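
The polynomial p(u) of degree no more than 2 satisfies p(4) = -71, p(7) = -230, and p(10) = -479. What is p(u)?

Write p(u) = au^2 + bu + c. Substituting each data point gives a linear system:
  16a + 4b + c = -71
  49a + 7b + c = -230
  100a + 10b + c = -479
Solving the system yields a = -5, b = 2, c = 1.
So p(u) = -5u^2 + 2u + 1.
Check: p(7) = -230. ✓

p(u) = -5u^2 + 2u + 1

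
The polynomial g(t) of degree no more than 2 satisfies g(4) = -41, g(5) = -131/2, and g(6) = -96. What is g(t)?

Write g(t) = at^2 + bt + c. Substituting each data point gives a linear system:
  16a + 4b + c = -41
  25a + 5b + c = -131/2
  36a + 6b + c = -96
Solving the system yields a = -3, b = 5/2, c = -3.
So g(t) = -3t² + (5/2)t - 3.
Check: g(5) = -131/2. ✓

g(t) = -3t^2 + (5/2)t - 3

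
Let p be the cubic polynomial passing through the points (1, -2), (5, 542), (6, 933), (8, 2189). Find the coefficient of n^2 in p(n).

3

Write p(n) = an^3 + bn^2 + cn + d. Substituting each data point gives a linear system:
  a + b + c + d = -2
  125a + 25b + 5c + d = 542
  216a + 36b + 6c + d = 933
  512a + 64b + 8c + d = 2189
Solving the system yields a = 4, b = 3, c = -6, d = -3.
So p(n) = 4n^3 + 3n^2 - 6n - 3.
The coefficient of n^2 is 3.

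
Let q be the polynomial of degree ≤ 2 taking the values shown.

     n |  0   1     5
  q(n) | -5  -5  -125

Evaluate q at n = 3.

Using the Lagrange interpolation formula with nodes 0, 1, 5:
  L_0(n) = (n - 1)(n - 5) / 5
  L_1(n) = n(n - 5) / -4
  L_2(n) = n(n - 1) / 20
Then q(n) = -5·L_0(n) - 5·L_1(n) - 125·L_2(n).
Expanding and collecting terms gives q(n) = -6n^2 + 6n - 5.
Evaluating at n = 3: q(3) = -41.

-41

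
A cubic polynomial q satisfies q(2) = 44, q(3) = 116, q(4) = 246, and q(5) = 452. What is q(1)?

Forward differences of the values at u = 2, 3, 4, 5:
  q  : 44  116  246  452
  Δ  : 72  130  206
  Δ^2: 58  76
  Δ^3: 18
The third differences are constant, confirming degree 3.
Interpolating (Newton forward form) and evaluating at u = 1 gives q(1) = 12.

12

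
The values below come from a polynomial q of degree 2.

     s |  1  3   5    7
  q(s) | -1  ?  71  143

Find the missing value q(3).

23

The 3 known points determine the degree-2 polynomial uniquely.
Write q(s) = as^2 + bs + c. Substituting each data point gives a linear system:
  a + b + c = -1
  25a + 5b + c = 71
  49a + 7b + c = 143
Solving the system yields a = 3, b = 0, c = -4.
So q(s) = 3s^2 - 4.
Then q(3) = 23.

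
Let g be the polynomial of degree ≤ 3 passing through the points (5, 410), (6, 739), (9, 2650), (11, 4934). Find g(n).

g(n) = 4n^3 - 3n^2 - 2n - 5

Write g(n) = an^3 + bn^2 + cn + d. Substituting each data point gives a linear system:
  125a + 25b + 5c + d = 410
  216a + 36b + 6c + d = 739
  729a + 81b + 9c + d = 2650
  1331a + 121b + 11c + d = 4934
Solving the system yields a = 4, b = -3, c = -2, d = -5.
So g(n) = 4n³ - 3n² - 2n - 5.
Check: g(11) = 4934. ✓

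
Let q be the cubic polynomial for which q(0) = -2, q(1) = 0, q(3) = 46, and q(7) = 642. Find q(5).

Write q(x) = ax^3 + bx^2 + cx + d. Substituting each data point gives a linear system:
  d = -2
  a + b + c + d = 0
  27a + 9b + 3c + d = 46
  343a + 49b + 7c + d = 642
Solving the system yields a = 2, b = -1, c = 1, d = -2.
So q(x) = 2x^3 - x^2 + x - 2.
Then q(5) = 228.

228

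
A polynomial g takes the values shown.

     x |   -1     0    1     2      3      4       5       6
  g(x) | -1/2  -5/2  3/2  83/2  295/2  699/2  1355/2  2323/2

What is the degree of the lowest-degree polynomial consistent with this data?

Forward differences of the values at x = -1, 0, 1, 2, 3, 4, 5, 6:
  g  : -1/2  -5/2  3/2  83/2  295/2  699/2  1355/2  2323/2
  Δ  : -2  4  40  106  202  328  484
  Δ^2: 6  36  66  96  126  156
  Δ^3: 30  30  30  30  30
  Δ^4: 0  0  0  0
  Δ^5: 0  0  0
  Δ^6: 0  0
  Δ^7: 0
The third differences are constant (30) and nonzero, while all higher differences vanish, so the minimal degree is 3.

3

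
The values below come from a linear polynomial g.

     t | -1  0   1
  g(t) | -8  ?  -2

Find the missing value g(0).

The 2 known points determine the degree-1 polynomial uniquely.
Write g(t) = at + b. Substituting each data point gives a linear system:
  -a + b = -8
  a + b = -2
Solving the system yields a = 3, b = -5.
So g(t) = 3t - 5.
Then g(0) = -5.

-5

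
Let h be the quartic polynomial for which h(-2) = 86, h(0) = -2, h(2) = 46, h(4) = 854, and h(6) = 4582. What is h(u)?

Write h(u) = au^4 + bu^3 + cu^2 + du + e. Substituting each data point gives a linear system:
  16a - 8b + 4c - 2d + e = 86
  e = -2
  16a + 8b + 4c + 2d + e = 46
  256a + 64b + 16c + 4d + e = 854
  1296a + 216b + 36c + 6d + e = 4582
Solving the system yields a = 4, b = -3, c = 1, d = 2, e = -2.
So h(u) = 4u^4 - 3u^3 + u^2 + 2u - 2.
Check: h(0) = -2. ✓

h(u) = 4u^4 - 3u^3 + u^2 + 2u - 2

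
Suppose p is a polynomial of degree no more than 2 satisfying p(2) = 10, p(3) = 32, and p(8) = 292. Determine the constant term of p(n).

-4

Write p(n) = an^2 + bn + c. Substituting each data point gives a linear system:
  4a + 2b + c = 10
  9a + 3b + c = 32
  64a + 8b + c = 292
Solving the system yields a = 5, b = -3, c = -4.
So p(n) = 5n² - 3n - 4.
The constant term is -4.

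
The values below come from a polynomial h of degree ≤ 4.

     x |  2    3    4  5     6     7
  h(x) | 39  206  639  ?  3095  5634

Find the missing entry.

On equispaced nodes a degree-4 polynomial has vanishing fifth forward difference, so
  - h(2) + 5·h(3) - 10·h(4) + 10·h(5) - 5·h(6) + h(7) = 0.
Substituting the known values and solving for h(5):
  10·h(5) = 15240
  h(5) = 1524.

1524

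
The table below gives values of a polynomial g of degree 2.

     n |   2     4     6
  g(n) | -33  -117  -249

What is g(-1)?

Write g(n) = an^2 + bn + c. Substituting each data point gives a linear system:
  4a + 2b + c = -33
  16a + 4b + c = -117
  36a + 6b + c = -249
Solving the system yields a = -6, b = -6, c = 3.
So g(n) = -6n² - 6n + 3.
Then g(-1) = 3.

3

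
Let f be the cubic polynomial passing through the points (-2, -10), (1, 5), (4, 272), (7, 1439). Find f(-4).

-200

Forward differences of the values at x = -2, 1, 4, 7:
  f  : -10  5  272  1439
  Δ  : 15  267  1167
  Δ^2: 252  900
  Δ^3: 648
The third differences are constant, confirming degree 3.
Interpolating (Newton forward form) and evaluating at x = -4 gives f(-4) = -200.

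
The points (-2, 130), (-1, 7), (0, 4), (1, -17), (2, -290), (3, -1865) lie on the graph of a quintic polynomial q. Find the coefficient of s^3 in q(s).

-1

Write q(s) = as^5 + bs^4 + cs^3 + ds^2 + es + k. Substituting each data point gives a linear system:
  -32a + 16b - 8c + 4d - 2e + k = 130
  -a + b - c + d - e + k = 7
  k = 4
  a + b + c + d + e + k = -17
  32a + 16b + 8c + 4d + 2e + k = -290
  243a + 81b + 27c + 9d + 3e + k = -1865
Solving the system yields a = -6, b = -4, c = -1, d = -5, e = -5, k = 4.
So q(s) = -6s^5 - 4s^4 - s^3 - 5s^2 - 5s + 4.
The coefficient of s^3 is -1.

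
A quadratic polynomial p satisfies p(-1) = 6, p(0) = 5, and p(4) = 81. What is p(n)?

Write p(n) = an^2 + bn + c. Substituting each data point gives a linear system:
  a - b + c = 6
  c = 5
  16a + 4b + c = 81
Solving the system yields a = 4, b = 3, c = 5.
So p(n) = 4n² + 3n + 5.
Check: p(-1) = 6. ✓

p(n) = 4n^2 + 3n + 5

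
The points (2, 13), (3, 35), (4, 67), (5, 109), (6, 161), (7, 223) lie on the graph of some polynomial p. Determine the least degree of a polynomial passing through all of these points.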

### Task requirements
The answer must consist solely of the lines from the first line of the data to the line holding "The values below come from a polynomial q", each given again exactly.

### Your response
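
The polynomial p(u) of degree no more than 2 satisfies p(4) = -71, p(7) = -230, and p(10) = -479. What is p(u)?

Write p(u) = au^2 + bu + c. Substituting each data point gives a linear system:
  16a + 4b + c = -71
  49a + 7b + c = -230
  100a + 10b + c = -479
Solving the system yields a = -5, b = 2, c = 1.
So p(u) = -5u^2 + 2u + 1.
Check: p(7) = -230. ✓

p(u) = -5u^2 + 2u + 1

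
The polynomial g(t) of degree no more than 2 satisfies g(4) = -41, g(5) = -131/2, and g(6) = -96. What is g(t)?

Write g(t) = at^2 + bt + c. Substituting each data point gives a linear system:
  16a + 4b + c = -41
  25a + 5b + c = -131/2
  36a + 6b + c = -96
Solving the system yields a = -3, b = 5/2, c = -3.
So g(t) = -3t² + (5/2)t - 3.
Check: g(5) = -131/2. ✓

g(t) = -3t^2 + (5/2)t - 3

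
Let p be the cubic polynomial passing through the points (1, -2), (5, 542), (6, 933), (8, 2189). Find the coefficient of n^2 in p(n).

3

Write p(n) = an^3 + bn^2 + cn + d. Substituting each data point gives a linear system:
  a + b + c + d = -2
  125a + 25b + 5c + d = 542
  216a + 36b + 6c + d = 933
  512a + 64b + 8c + d = 2189
Solving the system yields a = 4, b = 3, c = -6, d = -3.
So p(n) = 4n^3 + 3n^2 - 6n - 3.
The coefficient of n^2 is 3.

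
Let q be the polynomial of degree ≤ 2 taking the values shown.

     n |  0   1     5
  q(n) | -5  -5  -125

Evaluate q at n = 3.

Using the Lagrange interpolation formula with nodes 0, 1, 5:
  L_0(n) = (n - 1)(n - 5) / 5
  L_1(n) = n(n - 5) / -4
  L_2(n) = n(n - 1) / 20
Then q(n) = -5·L_0(n) - 5·L_1(n) - 125·L_2(n).
Expanding and collecting terms gives q(n) = -6n^2 + 6n - 5.
Evaluating at n = 3: q(3) = -41.

-41

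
A cubic polynomial q satisfies q(2) = 44, q(3) = 116, q(4) = 246, and q(5) = 452. What is q(1)?

Forward differences of the values at u = 2, 3, 4, 5:
  q  : 44  116  246  452
  Δ  : 72  130  206
  Δ^2: 58  76
  Δ^3: 18
The third differences are constant, confirming degree 3.
Interpolating (Newton forward form) and evaluating at u = 1 gives q(1) = 12.

12

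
The values below come from a polynomial q of degree 2.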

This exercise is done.